- _TASK DESCRIPTION_: The response should be exactly the number of lines in the material below that contain the word "Consider".
____________________
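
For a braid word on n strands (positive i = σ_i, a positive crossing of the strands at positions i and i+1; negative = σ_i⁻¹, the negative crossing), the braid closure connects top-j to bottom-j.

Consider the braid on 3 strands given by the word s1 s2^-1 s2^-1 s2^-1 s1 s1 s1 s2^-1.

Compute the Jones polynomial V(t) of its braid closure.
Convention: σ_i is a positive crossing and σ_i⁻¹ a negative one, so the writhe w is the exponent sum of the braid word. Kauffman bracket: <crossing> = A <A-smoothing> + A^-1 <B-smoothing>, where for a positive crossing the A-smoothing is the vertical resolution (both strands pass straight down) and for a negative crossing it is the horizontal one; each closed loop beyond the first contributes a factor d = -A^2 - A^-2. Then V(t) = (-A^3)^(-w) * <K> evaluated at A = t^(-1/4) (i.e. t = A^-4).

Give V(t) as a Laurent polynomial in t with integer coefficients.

Braid: s1 s2^-1 s2^-1 s2^-1 s1 s1 s1 s2^-1 on 3 strands, 8 crossings.
Writhe w = (#positive) - (#negative) = 4 - 4 = 0.
State-sum expansion of <K>. There are 2^8 = 256 states.
Smooth each crossing (0=||, 1=⌣⌢); contribution A^(Σ sign_k(1-2s_k)) * d^(L-1).
Tabulate the states by total A-exponent and number of loops L (A-exp: L × count):
  A^8: L=5 ×1
  A^6: L=4 ×8
  A^4: L=3 ×25, L=5 ×3
  A^2: L=2 ×37, L=4 ×18, L=6 ×1
  A^0: L=1 ×25, L=3 ×37, L=5 ×8
  A^-2: L=2 ×37, L=4 ×18, L=6 ×1
  A^-4: L=3 ×25, L=5 ×3
  A^-6: L=4 ×8
  A^-8: L=5 ×1
Each group contributes A^e * Σ count * d^(L-1):
Powers of d = -A^2 - A^-2: d^2 = A^4 + 2 + A^-4; d^3 = -A^6 - 3*A^2 - 3*A^-2 - A^-6; d^4 = A^8 + 4*A^4 + 6 + 4*A^-4 + A^-8; d^5 = -A^10 - 5*A^6 - 10*A^2 - 10*A^-2 - 5*A^-6 - A^-10.
  A^8 * (d^4) = A^16 + 4*A^12 + 6*A^8 + 4*A^4 + 1
  A^6 * (8*d^3) = -8*A^12 - 24*A^8 - 24*A^4 - 8
  A^4 * (25*d^2 + 3*d^4) = 3*A^12 + 37*A^8 + 68*A^4 + 37 + 3*A^-4
  A^2 * (37*d + 18*d^3 + d^5) = -A^12 - 23*A^8 - 101*A^4 - 101 - 23*A^-4 - A^-8
  A^0 * (25 + 37*d^2 + 8*d^4) = 8*A^8 + 69*A^4 + 147 + 69*A^-4 + 8*A^-8
  A^-2 * (37*d + 18*d^3 + d^5) = -A^8 - 23*A^4 - 101 - 101*A^-4 - 23*A^-8 - A^-12
  A^-4 * (25*d^2 + 3*d^4) = 3*A^4 + 37 + 68*A^-4 + 37*A^-8 + 3*A^-12
  A^-6 * (8*d^3) = -8 - 24*A^-4 - 24*A^-8 - 8*A^-12
  A^-8 * (d^4) = 1 + 4*A^-4 + 6*A^-8 + 4*A^-12 + A^-16
Summing the groups: <K> = A^16 - 2*A^12 + 3*A^8 - 4*A^4 + 5 - 4*A^-4 + 3*A^-8 - 2*A^-12 + A^-16
Normalise by the writhe: (-A^3)^(-w) = (-A^3)^(0) = 1, so f(A) = 1 * <K> = A^16 - 2*A^12 + 3*A^8 - 4*A^4 + 5 - 4*A^-4 + 3*A^-8 - 2*A^-12 + A^-16.
Substitute A = t^(-1/4), i.e. A^e → t^(-e/4): V(t) = t^4 - 2*t^3 + 3*t^2 - 4*t + 5 - 4*t^-1 + 3*t^-2 - 2*t^-3 + t^-4

Answer: t^4 - 2*t^3 + 3*t^2 - 4*t + 5 - 4*t^-1 + 3*t^-2 - 2*t^-3 + t^-4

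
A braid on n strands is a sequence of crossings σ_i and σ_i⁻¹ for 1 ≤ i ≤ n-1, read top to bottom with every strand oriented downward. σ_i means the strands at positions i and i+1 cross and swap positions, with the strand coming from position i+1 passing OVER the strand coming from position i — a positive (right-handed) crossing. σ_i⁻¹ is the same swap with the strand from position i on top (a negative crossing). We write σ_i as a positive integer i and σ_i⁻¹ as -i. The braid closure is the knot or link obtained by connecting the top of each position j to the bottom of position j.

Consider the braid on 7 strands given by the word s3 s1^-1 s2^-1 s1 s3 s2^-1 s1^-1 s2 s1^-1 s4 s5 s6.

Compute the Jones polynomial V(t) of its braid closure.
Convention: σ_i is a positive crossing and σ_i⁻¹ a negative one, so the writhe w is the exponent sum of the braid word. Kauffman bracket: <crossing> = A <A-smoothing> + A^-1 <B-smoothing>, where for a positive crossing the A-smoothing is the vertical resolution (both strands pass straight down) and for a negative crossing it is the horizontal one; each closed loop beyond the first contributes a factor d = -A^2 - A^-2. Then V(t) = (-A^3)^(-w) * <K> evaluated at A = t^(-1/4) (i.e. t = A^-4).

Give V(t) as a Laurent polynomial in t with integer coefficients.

t^2 - 2*t + 3 - 3*t^-1 + 3*t^-2 - 2*t^-3 + 2*t^-4 - t^-5

Derivation:
The presented braid s3 s1^-1 s2^-1 s1 s3 s2^-1 s1^-1 s2 s1^-1 s4 s5 s6 on 7 strands reduces by inverse Markov moves (closure unchanged at each step):
  Destabilize: the word has the form β·s6 where s6 occurs only as the final letter (β ∈ B_6); drop it and the last strand → 6 strands.
  Destabilize: the word has the form β·s5 where s5 occurs only as the final letter (β ∈ B_5); drop it and the last strand → 5 strands.
  Destabilize: the word has the form β·s4 where s4 occurs only as the final letter (β ∈ B_4); drop it and the last strand → 4 strands.
Reduced to β = s3 s1^-1 s2^-1 s1 s3 s2^-1 s1^-1 s2 s1^-1 on 4 strands, 9 crossings.
Compute on β:
Braid: s3 s1^-1 s2^-1 s1 s3 s2^-1 s1^-1 s2 s1^-1 on 4 strands, 9 crossings.
Writhe w = (#positive) - (#negative) = 4 - 5 = -1.
Computing the Kauffman bracket via state sum. There are 2^9 = 512 states.
Each crossing splits two ways (0=vertical, 1=horizontal). The state's weight is A^(#A-smoothings - #B-smoothings) * d^(loops - 1).
Tabulate the states by total A-exponent and number of loops L (A-exp: L × count):
  A^9: L=5 ×1
  A^7: L=4 ×9
  A^5: L=3 ×32, L=5 ×4
  A^3: L=2 ×53, L=4 ×30, L=6 ×1
  A^1: L=1 ×35, L=3 ×80, L=5 ×11
  A^-1: L=2 ×86, L=4 ×39, L=6 ×1
  A^-3: L=1 ×21, L=3 ×58, L=5 ×5
  A^-5: L=2 ×26, L=4 ×10
  A^-7: L=1 ×3, L=3 ×6
  A^-9: L=2 ×1
Each group contributes A^e * Σ count * d^(L-1):
Powers of d = -A^2 - A^-2: d^2 = A^4 + 2 + A^-4; d^3 = -A^6 - 3*A^2 - 3*A^-2 - A^-6; d^4 = A^8 + 4*A^4 + 6 + 4*A^-4 + A^-8; d^5 = -A^10 - 5*A^6 - 10*A^2 - 10*A^-2 - 5*A^-6 - A^-10.
  A^9 * (d^4) = A^17 + 4*A^13 + 6*A^9 + 4*A^5 + A
  A^7 * (9*d^3) = -9*A^13 - 27*A^9 - 27*A^5 - 9*A
  A^5 * (32*d^2 + 4*d^4) = 4*A^13 + 48*A^9 + 88*A^5 + 48*A + 4*A^-3
  A^3 * (53*d + 30*d^3 + d^5) = -A^13 - 35*A^9 - 153*A^5 - 153*A - 35*A^-3 - A^-7
  A^1 * (35 + 80*d^2 + 11*d^4) = 11*A^9 + 124*A^5 + 261*A + 124*A^-3 + 11*A^-7
  A^-1 * (86*d + 39*d^3 + d^5) = -A^9 - 44*A^5 - 213*A - 213*A^-3 - 44*A^-7 - A^-11
  A^-3 * (21 + 58*d^2 + 5*d^4) = 5*A^5 + 78*A + 167*A^-3 + 78*A^-7 + 5*A^-11
  A^-5 * (26*d + 10*d^3) = -10*A - 56*A^-3 - 56*A^-7 - 10*A^-11
  A^-7 * (3 + 6*d^2) = 6*A^-3 + 15*A^-7 + 6*A^-11
  A^-9 * (d) = -A^-7 - A^-11
Summing the groups: <K> = A^17 - 2*A^13 + 2*A^9 - 3*A^5 + 3*A - 3*A^-3 + 2*A^-7 - A^-11
Normalise by the writhe: (-A^3)^(-w) = (-A^3)^(1) = -A^3, so f(A) = -A^3 * <K> = -A^20 + 2*A^16 - 2*A^12 + 3*A^8 - 3*A^4 + 3 - 2*A^-4 + A^-8.
Substitute A = t^(-1/4), i.e. A^e → t^(-e/4): V(t) = t^2 - 2*t + 3 - 3*t^-1 + 3*t^-2 - 2*t^-3 + 2*t^-4 - t^-5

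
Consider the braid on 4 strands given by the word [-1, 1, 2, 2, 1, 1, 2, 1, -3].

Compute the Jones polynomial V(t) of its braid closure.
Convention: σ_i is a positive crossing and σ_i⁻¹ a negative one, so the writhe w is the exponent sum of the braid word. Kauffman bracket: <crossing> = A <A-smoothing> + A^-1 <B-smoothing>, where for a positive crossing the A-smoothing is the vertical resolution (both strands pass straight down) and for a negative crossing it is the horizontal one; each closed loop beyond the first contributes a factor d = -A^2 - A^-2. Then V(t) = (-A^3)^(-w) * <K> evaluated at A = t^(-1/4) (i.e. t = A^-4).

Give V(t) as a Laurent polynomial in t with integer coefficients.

-t^7 + t^6 - t^5 + t^4 + t^2

Derivation:
The presented braid s1^-1 s1 s2 s2 s1 s1 s2 s1 s3^-1 on 4 strands reduces by inverse Markov moves (closure unchanged at each step):
  Destabilize: the word has the form β·s3^-1 where s3^-1 occurs only as the final letter (β ∈ B_3); drop it and the last strand → 3 strands.
  Deconjugate: the word is γ·β·γ⁻¹ with γ = s1^-1 (prefix) and γ⁻¹ = s1 (suffix); strip both.
Reduced to β = s1 s2 s2 s1 s1 s2 on 3 strands, 6 crossings.
Compute on β:
Braid: s1 s2 s2 s1 s1 s2 on 3 strands, 6 crossings.
Writhe w = (#positive) - (#negative) = 6 - 0 = 6.
Computing the Kauffman bracket via state sum. There are 2^6 = 64 states.
Smooth each crossing (0=||, 1=⌣⌢); contribution A^(Σ sign_k(1-2s_k)) * d^(L-1).
Tabulate the states by total A-exponent and number of loops L (A-exp: L × count):
  A^6: L=3 ×1
  A^4: L=2 ×6
  A^2: L=1 ×9, L=3 ×6
  A^0: L=2 ×18, L=4 ×2
  A^-2: L=1 ×4, L=3 ×11
  A^-4: L=2 ×4, L=4 ×2
  A^-6: L=3 ×1
Each group contributes A^e * Σ count * d^(L-1):
Powers of d = -A^2 - A^-2: d^2 = A^4 + 2 + A^-4; d^3 = -A^6 - 3*A^2 - 3*A^-2 - A^-6.
  A^6 * (d^2) = A^10 + 2*A^6 + A^2
  A^4 * (6*d) = -6*A^6 - 6*A^2
  A^2 * (9 + 6*d^2) = 6*A^6 + 21*A^2 + 6*A^-2
  A^0 * (18*d + 2*d^3) = -2*A^6 - 24*A^2 - 24*A^-2 - 2*A^-6
  A^-2 * (4 + 11*d^2) = 11*A^2 + 26*A^-2 + 11*A^-6
  A^-4 * (4*d + 2*d^3) = -2*A^2 - 10*A^-2 - 10*A^-6 - 2*A^-10
  A^-6 * (d^2) = A^-2 + 2*A^-6 + A^-10
Summing the groups: <K> = A^10 + A^2 - A^-2 + A^-6 - A^-10
Normalise by the writhe: (-A^3)^(-w) = (-A^3)^(-6) = A^-18, so f(A) = A^-18 * <K> = A^-8 + A^-16 - A^-20 + A^-24 - A^-28.
Substitute A = t^(-1/4), i.e. A^e → t^(-e/4): V(t) = -t^7 + t^6 - t^5 + t^4 + t^2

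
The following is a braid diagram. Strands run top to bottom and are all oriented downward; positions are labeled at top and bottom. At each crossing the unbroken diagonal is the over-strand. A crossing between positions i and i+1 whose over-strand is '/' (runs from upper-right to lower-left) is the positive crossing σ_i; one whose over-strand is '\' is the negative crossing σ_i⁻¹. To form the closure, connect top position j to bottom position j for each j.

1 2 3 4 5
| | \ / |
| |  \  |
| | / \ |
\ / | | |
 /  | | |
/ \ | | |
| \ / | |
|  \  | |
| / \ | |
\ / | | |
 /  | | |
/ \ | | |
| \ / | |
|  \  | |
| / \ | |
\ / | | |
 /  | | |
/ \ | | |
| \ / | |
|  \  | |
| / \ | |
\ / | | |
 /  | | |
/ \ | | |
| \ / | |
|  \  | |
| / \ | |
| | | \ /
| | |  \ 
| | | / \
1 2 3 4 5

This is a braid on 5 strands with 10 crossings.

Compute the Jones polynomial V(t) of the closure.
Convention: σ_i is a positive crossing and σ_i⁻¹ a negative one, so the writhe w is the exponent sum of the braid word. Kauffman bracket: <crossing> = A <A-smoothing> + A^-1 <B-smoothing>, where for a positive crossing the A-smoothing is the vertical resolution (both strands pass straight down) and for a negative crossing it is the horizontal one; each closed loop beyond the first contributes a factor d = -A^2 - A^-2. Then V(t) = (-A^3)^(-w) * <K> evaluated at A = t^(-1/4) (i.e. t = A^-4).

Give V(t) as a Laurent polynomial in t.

Reading the diagram top to bottom ('/'-over between positions i,i+1 = s_i, '\'-over = s_i^-1): braid word = s3^-1 s1 s2^-1 s1 s2^-1 s1 s2^-1 s1 s2^-1 s4^-1.
The presented braid s3^-1 s1 s2^-1 s1 s2^-1 s1 s2^-1 s1 s2^-1 s4^-1 on 5 strands reduces by inverse Markov moves (closure unchanged at each step):
  Destabilize: the word has the form β·s4^-1 where s4^-1 occurs only as the final letter (β ∈ B_4); drop it and the last strand → 4 strands.
Reduced to β = s3^-1 s1 s2^-1 s1 s2^-1 s1 s2^-1 s1 s2^-1 on 4 strands, 9 crossings.
Compute on β:
Braid: s3^-1 s1 s2^-1 s1 s2^-1 s1 s2^-1 s1 s2^-1 on 4 strands, 9 crossings.
Writhe w = (#positive) - (#negative) = 4 - 5 = -1.
State-sum expansion of <K>. There are 2^9 = 512 states.
For each crossing: s=0 is the vertical smoothing, s=1 horizontal. Crossing k contributes A^(sign_k * (1 - 2*s_k)); loop factor d = -A^2 - A^-2.
Tabulate the states by total A-exponent and number of loops L (A-exp: L × count):
  A^9: L=5 ×1
  A^7: L=4 ×8, L=6 ×1
  A^5: L=3 ×28, L=5 ×8
  A^3: L=2 ×52, L=4 ×32
  A^1: L=1 ×45, L=3 ×77, L=5 ×4
  A^-1: L=2 ×97, L=4 ×29
  A^-3: L=3 ×80, L=5 ×4
  A^-5: L=4 ×36
  A^-7: L=5 ×9
  A^-9: L=6 ×1
Each group contributes A^e * Σ count * d^(L-1):
Powers of d = -A^2 - A^-2: d^2 = A^4 + 2 + A^-4; d^3 = -A^6 - 3*A^2 - 3*A^-2 - A^-6; d^4 = A^8 + 4*A^4 + 6 + 4*A^-4 + A^-8; d^5 = -A^10 - 5*A^6 - 10*A^2 - 10*A^-2 - 5*A^-6 - A^-10.
  A^9 * (d^4) = A^17 + 4*A^13 + 6*A^9 + 4*A^5 + A
  A^7 * (8*d^3 + d^5) = -A^17 - 13*A^13 - 34*A^9 - 34*A^5 - 13*A - A^-3
  A^5 * (28*d^2 + 8*d^4) = 8*A^13 + 60*A^9 + 104*A^5 + 60*A + 8*A^-3
  A^3 * (52*d + 32*d^3) = -32*A^9 - 148*A^5 - 148*A - 32*A^-3
  A^1 * (45 + 77*d^2 + 4*d^4) = 4*A^9 + 93*A^5 + 223*A + 93*A^-3 + 4*A^-7
  A^-1 * (97*d + 29*d^3) = -29*A^5 - 184*A - 184*A^-3 - 29*A^-7
  A^-3 * (80*d^2 + 4*d^4) = 4*A^5 + 96*A + 184*A^-3 + 96*A^-7 + 4*A^-11
  A^-5 * (36*d^3) = -36*A - 108*A^-3 - 108*A^-7 - 36*A^-11
  A^-7 * (9*d^4) = 9*A + 36*A^-3 + 54*A^-7 + 36*A^-11 + 9*A^-15
  A^-9 * (d^5) = -A - 5*A^-3 - 10*A^-7 - 10*A^-11 - 5*A^-15 - A^-19
Summing the groups: <K> = -A^13 + 4*A^9 - 6*A^5 + 7*A - 9*A^-3 + 7*A^-7 - 6*A^-11 + 4*A^-15 - A^-19
Normalise by the writhe: (-A^3)^(-w) = (-A^3)^(1) = -A^3, so f(A) = -A^3 * <K> = A^16 - 4*A^12 + 6*A^8 - 7*A^4 + 9 - 7*A^-4 + 6*A^-8 - 4*A^-12 + A^-16.
Substitute A = t^(-1/4), i.e. A^e → t^(-e/4): V(t) = t^4 - 4*t^3 + 6*t^2 - 7*t + 9 - 7*t^-1 + 6*t^-2 - 4*t^-3 + t^-4

Answer: t^4 - 4*t^3 + 6*t^2 - 7*t + 9 - 7*t^-1 + 6*t^-2 - 4*t^-3 + t^-4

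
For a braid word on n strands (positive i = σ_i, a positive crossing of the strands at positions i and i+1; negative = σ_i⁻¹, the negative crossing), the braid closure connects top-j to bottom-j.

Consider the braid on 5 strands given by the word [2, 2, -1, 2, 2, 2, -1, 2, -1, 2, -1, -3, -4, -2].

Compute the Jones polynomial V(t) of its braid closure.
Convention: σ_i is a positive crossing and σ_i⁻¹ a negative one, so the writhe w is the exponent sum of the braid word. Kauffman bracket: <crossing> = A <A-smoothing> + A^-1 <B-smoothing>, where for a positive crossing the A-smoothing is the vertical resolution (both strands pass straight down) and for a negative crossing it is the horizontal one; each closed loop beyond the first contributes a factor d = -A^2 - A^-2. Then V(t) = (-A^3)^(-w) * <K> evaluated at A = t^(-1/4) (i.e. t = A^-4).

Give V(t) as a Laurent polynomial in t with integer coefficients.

The presented braid s2 s2 s1^-1 s2 s2 s2 s1^-1 s2 s1^-1 s2 s1^-1 s3^-1 s4^-1 s2^-1 on 5 strands reduces by inverse Markov moves (closure unchanged at each step):
  Deconjugate: the word is γ·β·γ⁻¹ with γ = s2 (prefix) and γ⁻¹ = s2^-1 (suffix); strip both.
  Destabilize: the word has the form β·s4^-1 where s4^-1 occurs only as the final letter (β ∈ B_4); drop it and the last strand → 4 strands.
  Destabilize: the word has the form β·s3^-1 where s3^-1 occurs only as the final letter (β ∈ B_3); drop it and the last strand → 3 strands.
Reduced to β = s2 s1^-1 s2 s2 s2 s1^-1 s2 s1^-1 s2 s1^-1 on 3 strands, 10 crossings.
Compute on β:
Braid: s2 s1^-1 s2 s2 s2 s1^-1 s2 s1^-1 s2 s1^-1 on 3 strands, 10 crossings.
Writhe w = (#positive) - (#negative) = 6 - 4 = 2.
State-sum expansion of <K>. There are 2^10 = 1024 states.
Smooth each crossing (0=||, 1=⌣⌢); contribution A^(Σ sign_k(1-2s_k)) * d^(L-1).
Tabulate the states by total A-exponent and number of loops L (A-exp: L × count):
  A^10: L=5 ×1
  A^8: L=4 ×10
  A^6: L=3 ×42, L=5 ×3
  A^4: L=2 ×90, L=4 ×29, L=6 ×1
  A^2: L=1 ×87, L=3 ×110, L=5 ×13
  A^0: L=2 ×179, L=4 ×71, L=6 ×2
  A^-2: L=3 ×187, L=5 ×23
  A^-4: L=4 ×117, L=6 ×3
  A^-6: L=5 ×45
  A^-8: L=6 ×10
  A^-10: L=7 ×1
Each group contributes A^e * Σ count * d^(L-1):
Powers of d = -A^2 - A^-2: d^2 = A^4 + 2 + A^-4; d^3 = -A^6 - 3*A^2 - 3*A^-2 - A^-6; d^4 = A^8 + 4*A^4 + 6 + 4*A^-4 + A^-8; d^5 = -A^10 - 5*A^6 - 10*A^2 - 10*A^-2 - 5*A^-6 - A^-10; d^6 = A^12 + 6*A^8 + 15*A^4 + 20 + 15*A^-4 + 6*A^-8 + A^-12.
  A^10 * (d^4) = A^18 + 4*A^14 + 6*A^10 + 4*A^6 + A^2
  A^8 * (10*d^3) = -10*A^14 - 30*A^10 - 30*A^6 - 10*A^2
  A^6 * (42*d^2 + 3*d^4) = 3*A^14 + 54*A^10 + 102*A^6 + 54*A^2 + 3*A^-2
  A^4 * (90*d + 29*d^3 + d^5) = -A^14 - 34*A^10 - 187*A^6 - 187*A^2 - 34*A^-2 - A^-6
  A^2 * (87 + 110*d^2 + 13*d^4) = 13*A^10 + 162*A^6 + 385*A^2 + 162*A^-2 + 13*A^-6
  A^0 * (179*d + 71*d^3 + 2*d^5) = -2*A^10 - 81*A^6 - 412*A^2 - 412*A^-2 - 81*A^-6 - 2*A^-10
  A^-2 * (187*d^2 + 23*d^4) = 23*A^6 + 279*A^2 + 512*A^-2 + 279*A^-6 + 23*A^-10
  A^-4 * (117*d^3 + 3*d^5) = -3*A^6 - 132*A^2 - 381*A^-2 - 381*A^-6 - 132*A^-10 - 3*A^-14
  A^-6 * (45*d^4) = 45*A^2 + 180*A^-2 + 270*A^-6 + 180*A^-10 + 45*A^-14
  A^-8 * (10*d^5) = -10*A^2 - 50*A^-2 - 100*A^-6 - 100*A^-10 - 50*A^-14 - 10*A^-18
  A^-10 * (d^6) = A^2 + 6*A^-2 + 15*A^-6 + 20*A^-10 + 15*A^-14 + 6*A^-18 + A^-22
Summing the groups: <K> = A^18 - 4*A^14 + 7*A^10 - 10*A^6 + 14*A^2 - 14*A^-2 + 14*A^-6 - 11*A^-10 + 7*A^-14 - 4*A^-18 + A^-22
Normalise by the writhe: (-A^3)^(-w) = (-A^3)^(-2) = A^-6, so f(A) = A^-6 * <K> = A^12 - 4*A^8 + 7*A^4 - 10 + 14*A^-4 - 14*A^-8 + 14*A^-12 - 11*A^-16 + 7*A^-20 - 4*A^-24 + A^-28.
Substitute A = t^(-1/4), i.e. A^e → t^(-e/4): V(t) = t^7 - 4*t^6 + 7*t^5 - 11*t^4 + 14*t^3 - 14*t^2 + 14*t - 10 + 7*t^-1 - 4*t^-2 + t^-3

Answer: t^7 - 4*t^6 + 7*t^5 - 11*t^4 + 14*t^3 - 14*t^2 + 14*t - 10 + 7*t^-1 - 4*t^-2 + t^-3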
____________________
- _SOLVED EXERCISE_: 4